> [Activity]
Please repeat the lines below exactly. Begin with the line containing "What is the approximate value of y at t" and go on through the line containing "w' = -2.16t".

Data excerpts
== == ==

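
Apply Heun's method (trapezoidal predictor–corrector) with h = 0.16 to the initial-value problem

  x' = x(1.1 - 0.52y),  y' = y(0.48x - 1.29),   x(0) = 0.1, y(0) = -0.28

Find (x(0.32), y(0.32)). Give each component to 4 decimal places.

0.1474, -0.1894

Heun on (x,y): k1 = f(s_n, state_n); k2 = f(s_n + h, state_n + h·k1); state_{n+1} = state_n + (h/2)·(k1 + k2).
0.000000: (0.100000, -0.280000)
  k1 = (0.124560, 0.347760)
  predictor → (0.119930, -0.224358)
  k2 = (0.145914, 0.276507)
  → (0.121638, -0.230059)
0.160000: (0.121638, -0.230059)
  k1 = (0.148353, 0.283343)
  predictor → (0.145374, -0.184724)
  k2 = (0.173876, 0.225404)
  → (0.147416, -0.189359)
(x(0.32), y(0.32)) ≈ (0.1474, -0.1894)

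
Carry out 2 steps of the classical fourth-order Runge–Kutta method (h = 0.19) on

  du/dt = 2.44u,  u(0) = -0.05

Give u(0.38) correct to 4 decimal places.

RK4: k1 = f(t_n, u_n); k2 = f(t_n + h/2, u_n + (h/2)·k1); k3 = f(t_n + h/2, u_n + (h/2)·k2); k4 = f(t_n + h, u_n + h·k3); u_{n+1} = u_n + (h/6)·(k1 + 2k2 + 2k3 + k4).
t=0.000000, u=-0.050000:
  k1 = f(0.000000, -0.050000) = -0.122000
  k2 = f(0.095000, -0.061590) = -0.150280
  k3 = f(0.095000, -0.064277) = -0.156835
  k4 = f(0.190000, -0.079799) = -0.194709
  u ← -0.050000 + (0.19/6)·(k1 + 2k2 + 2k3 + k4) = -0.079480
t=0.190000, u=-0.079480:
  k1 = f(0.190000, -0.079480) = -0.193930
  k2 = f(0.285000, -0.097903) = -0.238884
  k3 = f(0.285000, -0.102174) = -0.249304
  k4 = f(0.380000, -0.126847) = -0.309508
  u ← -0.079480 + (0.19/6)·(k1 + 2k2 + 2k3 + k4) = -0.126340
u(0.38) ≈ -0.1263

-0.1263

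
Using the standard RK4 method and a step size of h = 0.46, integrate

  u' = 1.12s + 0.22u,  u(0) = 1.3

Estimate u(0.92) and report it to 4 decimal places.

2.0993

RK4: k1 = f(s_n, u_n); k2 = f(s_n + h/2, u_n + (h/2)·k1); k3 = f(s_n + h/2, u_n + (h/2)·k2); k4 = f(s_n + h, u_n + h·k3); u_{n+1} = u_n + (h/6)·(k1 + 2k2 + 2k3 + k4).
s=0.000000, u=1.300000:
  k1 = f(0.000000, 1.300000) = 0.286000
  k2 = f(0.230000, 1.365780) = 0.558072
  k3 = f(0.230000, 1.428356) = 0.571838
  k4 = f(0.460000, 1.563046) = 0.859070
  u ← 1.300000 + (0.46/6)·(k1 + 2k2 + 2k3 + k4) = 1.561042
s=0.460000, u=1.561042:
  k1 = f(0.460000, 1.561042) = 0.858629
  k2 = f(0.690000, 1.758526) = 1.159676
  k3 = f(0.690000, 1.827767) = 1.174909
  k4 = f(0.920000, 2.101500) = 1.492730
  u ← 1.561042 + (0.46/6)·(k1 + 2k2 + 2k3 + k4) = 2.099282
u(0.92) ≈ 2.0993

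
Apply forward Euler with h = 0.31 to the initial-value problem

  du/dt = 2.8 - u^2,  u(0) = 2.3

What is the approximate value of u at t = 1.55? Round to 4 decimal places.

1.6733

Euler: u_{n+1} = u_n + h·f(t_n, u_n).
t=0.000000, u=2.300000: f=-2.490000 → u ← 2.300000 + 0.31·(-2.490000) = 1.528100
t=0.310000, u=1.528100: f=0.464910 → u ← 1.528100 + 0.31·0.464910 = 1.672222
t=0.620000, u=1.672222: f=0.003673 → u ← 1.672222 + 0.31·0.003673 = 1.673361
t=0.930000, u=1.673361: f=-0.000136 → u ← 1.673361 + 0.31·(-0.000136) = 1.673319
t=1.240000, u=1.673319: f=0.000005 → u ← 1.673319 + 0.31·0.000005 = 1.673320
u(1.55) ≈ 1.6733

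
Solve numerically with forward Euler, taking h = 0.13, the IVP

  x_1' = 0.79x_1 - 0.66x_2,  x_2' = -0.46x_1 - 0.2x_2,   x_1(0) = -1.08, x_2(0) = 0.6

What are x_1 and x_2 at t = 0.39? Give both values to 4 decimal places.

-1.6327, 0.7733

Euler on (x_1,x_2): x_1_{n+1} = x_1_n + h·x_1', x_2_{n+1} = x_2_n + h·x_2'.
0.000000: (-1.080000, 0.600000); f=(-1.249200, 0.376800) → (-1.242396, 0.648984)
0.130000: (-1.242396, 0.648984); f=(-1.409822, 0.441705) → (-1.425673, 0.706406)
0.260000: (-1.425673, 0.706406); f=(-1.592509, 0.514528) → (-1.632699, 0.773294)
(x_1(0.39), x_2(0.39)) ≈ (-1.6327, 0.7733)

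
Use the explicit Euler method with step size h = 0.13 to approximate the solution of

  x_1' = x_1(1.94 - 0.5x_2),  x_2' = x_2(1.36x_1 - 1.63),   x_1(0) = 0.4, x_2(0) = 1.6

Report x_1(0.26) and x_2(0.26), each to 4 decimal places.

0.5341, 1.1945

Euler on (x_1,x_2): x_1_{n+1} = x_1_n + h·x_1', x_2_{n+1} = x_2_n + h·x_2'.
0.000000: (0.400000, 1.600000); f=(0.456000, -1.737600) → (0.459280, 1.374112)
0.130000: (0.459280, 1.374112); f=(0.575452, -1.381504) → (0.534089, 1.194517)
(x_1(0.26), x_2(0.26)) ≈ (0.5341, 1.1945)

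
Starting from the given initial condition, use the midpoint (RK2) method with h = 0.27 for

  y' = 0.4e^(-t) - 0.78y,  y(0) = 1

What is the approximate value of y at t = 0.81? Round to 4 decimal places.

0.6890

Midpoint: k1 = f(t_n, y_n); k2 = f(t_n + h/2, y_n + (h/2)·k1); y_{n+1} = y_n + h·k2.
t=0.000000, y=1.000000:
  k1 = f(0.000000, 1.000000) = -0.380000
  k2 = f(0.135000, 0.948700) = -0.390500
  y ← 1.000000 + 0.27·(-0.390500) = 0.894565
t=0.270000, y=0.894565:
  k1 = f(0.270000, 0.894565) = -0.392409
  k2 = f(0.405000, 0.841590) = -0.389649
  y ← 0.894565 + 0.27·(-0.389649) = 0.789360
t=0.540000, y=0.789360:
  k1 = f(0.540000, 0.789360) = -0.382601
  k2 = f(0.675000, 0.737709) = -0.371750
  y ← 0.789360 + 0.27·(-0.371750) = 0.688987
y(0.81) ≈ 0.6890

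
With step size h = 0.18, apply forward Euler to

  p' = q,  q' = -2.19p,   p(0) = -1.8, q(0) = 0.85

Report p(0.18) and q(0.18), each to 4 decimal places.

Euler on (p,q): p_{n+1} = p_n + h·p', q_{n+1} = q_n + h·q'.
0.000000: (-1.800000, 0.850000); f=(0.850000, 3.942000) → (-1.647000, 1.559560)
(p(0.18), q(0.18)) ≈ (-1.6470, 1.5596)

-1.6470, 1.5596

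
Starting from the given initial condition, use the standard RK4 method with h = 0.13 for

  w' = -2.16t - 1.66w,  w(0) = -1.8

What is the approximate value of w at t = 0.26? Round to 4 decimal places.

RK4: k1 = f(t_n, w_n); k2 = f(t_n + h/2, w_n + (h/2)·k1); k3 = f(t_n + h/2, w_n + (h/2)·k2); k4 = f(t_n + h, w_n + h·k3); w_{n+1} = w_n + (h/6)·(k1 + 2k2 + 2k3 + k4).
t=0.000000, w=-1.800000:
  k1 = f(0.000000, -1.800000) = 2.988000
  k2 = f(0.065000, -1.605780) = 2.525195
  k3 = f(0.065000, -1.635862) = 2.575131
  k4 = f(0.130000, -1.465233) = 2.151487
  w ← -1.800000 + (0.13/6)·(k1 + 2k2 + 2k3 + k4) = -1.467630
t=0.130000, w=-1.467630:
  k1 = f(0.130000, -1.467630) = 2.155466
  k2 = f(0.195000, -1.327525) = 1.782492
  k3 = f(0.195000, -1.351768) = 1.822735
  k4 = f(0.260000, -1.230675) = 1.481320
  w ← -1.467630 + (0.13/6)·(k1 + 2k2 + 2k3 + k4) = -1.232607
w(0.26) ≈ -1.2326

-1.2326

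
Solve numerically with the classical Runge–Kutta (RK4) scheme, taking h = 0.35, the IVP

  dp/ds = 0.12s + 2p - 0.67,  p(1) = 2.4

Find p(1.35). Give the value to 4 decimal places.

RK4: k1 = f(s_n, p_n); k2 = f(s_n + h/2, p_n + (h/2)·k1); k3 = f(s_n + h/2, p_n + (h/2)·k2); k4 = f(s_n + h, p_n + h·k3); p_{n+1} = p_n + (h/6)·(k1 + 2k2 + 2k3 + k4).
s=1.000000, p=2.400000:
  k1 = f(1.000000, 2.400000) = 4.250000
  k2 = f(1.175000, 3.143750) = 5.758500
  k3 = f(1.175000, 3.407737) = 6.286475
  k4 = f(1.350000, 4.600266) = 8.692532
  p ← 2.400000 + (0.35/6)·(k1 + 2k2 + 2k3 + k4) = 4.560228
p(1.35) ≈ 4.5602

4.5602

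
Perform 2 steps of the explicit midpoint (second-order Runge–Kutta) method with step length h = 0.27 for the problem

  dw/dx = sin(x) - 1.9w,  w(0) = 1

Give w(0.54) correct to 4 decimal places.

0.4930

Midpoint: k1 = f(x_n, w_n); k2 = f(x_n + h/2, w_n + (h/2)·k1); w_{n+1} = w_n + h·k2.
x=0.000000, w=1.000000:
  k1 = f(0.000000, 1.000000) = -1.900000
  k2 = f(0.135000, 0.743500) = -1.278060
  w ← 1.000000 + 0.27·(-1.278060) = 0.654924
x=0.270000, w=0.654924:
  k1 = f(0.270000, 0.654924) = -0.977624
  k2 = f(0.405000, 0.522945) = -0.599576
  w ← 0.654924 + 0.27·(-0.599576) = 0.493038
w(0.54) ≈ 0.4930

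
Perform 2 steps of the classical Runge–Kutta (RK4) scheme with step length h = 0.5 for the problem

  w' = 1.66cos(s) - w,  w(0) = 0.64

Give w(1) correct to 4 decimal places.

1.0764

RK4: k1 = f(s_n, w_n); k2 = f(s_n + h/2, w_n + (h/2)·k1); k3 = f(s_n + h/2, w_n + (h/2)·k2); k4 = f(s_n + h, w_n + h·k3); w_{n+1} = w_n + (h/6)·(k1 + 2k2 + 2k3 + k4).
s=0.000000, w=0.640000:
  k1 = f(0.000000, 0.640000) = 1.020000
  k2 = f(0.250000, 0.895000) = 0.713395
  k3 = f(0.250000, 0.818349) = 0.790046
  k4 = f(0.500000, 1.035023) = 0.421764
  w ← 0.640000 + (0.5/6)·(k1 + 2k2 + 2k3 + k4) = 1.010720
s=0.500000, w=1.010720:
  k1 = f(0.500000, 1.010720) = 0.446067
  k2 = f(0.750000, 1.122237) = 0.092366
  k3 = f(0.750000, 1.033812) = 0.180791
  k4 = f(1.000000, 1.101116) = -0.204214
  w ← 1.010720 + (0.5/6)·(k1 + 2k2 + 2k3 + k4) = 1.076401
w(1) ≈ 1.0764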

== == ==

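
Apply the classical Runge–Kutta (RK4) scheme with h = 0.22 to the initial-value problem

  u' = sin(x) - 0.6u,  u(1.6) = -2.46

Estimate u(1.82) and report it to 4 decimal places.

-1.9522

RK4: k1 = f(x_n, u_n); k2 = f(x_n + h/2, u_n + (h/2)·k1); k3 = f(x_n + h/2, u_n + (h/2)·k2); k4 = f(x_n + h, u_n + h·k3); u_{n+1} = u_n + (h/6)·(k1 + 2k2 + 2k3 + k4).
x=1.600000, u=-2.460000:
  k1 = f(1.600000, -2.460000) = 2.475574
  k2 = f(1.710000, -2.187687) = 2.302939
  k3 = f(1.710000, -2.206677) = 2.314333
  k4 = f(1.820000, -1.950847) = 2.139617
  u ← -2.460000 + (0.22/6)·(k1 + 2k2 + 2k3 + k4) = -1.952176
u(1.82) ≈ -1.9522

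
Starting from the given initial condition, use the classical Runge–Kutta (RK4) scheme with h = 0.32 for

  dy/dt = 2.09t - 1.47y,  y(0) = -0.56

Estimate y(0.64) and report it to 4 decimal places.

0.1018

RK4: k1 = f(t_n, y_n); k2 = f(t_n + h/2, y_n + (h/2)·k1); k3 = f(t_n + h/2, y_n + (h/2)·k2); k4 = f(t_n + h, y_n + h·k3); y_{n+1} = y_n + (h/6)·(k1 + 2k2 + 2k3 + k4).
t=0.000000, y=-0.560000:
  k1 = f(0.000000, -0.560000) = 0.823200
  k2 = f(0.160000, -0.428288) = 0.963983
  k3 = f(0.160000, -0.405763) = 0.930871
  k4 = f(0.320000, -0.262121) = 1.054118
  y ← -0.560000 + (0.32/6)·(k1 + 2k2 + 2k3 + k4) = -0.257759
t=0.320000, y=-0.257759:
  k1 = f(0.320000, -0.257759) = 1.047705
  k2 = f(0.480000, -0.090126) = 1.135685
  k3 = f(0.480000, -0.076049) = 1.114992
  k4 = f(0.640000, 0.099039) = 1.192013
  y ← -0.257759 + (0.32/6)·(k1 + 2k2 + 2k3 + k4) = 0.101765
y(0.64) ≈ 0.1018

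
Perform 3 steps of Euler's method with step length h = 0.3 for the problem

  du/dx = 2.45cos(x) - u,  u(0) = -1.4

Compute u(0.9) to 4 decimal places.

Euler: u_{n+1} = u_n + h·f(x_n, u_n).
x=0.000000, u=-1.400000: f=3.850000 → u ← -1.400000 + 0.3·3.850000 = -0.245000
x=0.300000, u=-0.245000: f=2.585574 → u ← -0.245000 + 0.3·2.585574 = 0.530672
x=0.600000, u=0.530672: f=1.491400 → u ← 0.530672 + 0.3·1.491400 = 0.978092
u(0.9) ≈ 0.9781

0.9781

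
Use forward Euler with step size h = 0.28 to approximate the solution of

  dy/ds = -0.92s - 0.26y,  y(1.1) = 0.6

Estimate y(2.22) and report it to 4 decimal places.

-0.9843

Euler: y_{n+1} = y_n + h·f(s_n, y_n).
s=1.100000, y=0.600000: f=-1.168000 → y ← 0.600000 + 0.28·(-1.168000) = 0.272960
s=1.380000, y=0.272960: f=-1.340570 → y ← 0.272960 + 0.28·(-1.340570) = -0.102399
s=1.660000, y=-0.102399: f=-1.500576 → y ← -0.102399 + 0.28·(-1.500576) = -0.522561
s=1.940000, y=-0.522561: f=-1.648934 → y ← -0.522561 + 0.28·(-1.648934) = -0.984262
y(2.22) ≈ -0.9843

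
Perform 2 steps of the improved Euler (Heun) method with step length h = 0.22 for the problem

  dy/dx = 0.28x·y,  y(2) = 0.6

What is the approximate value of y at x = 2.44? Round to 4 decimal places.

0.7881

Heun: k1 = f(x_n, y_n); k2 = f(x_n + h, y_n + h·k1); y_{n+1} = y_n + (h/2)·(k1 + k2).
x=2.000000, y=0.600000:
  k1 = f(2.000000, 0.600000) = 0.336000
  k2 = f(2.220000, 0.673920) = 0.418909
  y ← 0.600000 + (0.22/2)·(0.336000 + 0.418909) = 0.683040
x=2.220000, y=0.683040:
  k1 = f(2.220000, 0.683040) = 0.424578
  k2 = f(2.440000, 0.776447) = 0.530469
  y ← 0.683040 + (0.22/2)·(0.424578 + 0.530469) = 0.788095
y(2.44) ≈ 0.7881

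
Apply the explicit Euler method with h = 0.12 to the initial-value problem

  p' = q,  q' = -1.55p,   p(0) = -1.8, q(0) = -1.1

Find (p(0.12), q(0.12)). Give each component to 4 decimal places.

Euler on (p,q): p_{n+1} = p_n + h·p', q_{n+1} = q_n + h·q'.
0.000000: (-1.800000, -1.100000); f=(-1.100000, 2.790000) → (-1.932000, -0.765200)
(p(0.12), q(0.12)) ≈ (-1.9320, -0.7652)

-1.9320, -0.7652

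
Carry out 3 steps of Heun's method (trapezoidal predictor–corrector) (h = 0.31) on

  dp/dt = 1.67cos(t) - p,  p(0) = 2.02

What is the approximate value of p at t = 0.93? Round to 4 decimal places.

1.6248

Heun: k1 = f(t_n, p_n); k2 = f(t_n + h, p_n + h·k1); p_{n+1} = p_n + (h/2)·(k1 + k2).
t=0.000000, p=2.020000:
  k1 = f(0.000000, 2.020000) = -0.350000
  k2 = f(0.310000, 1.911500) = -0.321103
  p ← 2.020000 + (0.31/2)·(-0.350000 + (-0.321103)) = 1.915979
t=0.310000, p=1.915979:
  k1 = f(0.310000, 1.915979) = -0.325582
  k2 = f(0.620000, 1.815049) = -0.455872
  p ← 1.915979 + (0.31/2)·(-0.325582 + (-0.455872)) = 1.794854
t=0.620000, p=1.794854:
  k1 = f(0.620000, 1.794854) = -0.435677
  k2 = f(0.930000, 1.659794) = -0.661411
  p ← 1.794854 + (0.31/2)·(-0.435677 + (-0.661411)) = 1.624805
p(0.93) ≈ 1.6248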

== == ==

> [Task output]
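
What is the approximate value of y at t = 0.81? Round to 4 decimal places.

0.6890

Midpoint: k1 = f(t_n, y_n); k2 = f(t_n + h/2, y_n + (h/2)·k1); y_{n+1} = y_n + h·k2.
t=0.000000, y=1.000000:
  k1 = f(0.000000, 1.000000) = -0.380000
  k2 = f(0.135000, 0.948700) = -0.390500
  y ← 1.000000 + 0.27·(-0.390500) = 0.894565
t=0.270000, y=0.894565:
  k1 = f(0.270000, 0.894565) = -0.392409
  k2 = f(0.405000, 0.841590) = -0.389649
  y ← 0.894565 + 0.27·(-0.389649) = 0.789360
t=0.540000, y=0.789360:
  k1 = f(0.540000, 0.789360) = -0.382601
  k2 = f(0.675000, 0.737709) = -0.371750
  y ← 0.789360 + 0.27·(-0.371750) = 0.688987
y(0.81) ≈ 0.6890

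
With step size h = 0.18, apply forward Euler to

  p' = q,  q' = -2.19p,   p(0) = -1.8, q(0) = 0.85

Report p(0.18) and q(0.18), each to 4 decimal places.

Euler on (p,q): p_{n+1} = p_n + h·p', q_{n+1} = q_n + h·q'.
0.000000: (-1.800000, 0.850000); f=(0.850000, 3.942000) → (-1.647000, 1.559560)
(p(0.18), q(0.18)) ≈ (-1.6470, 1.5596)

-1.6470, 1.5596

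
Starting from the given initial condition, use the standard RK4 method with h = 0.13 for

  w' = -2.16t - 1.66w,  w(0) = -1.8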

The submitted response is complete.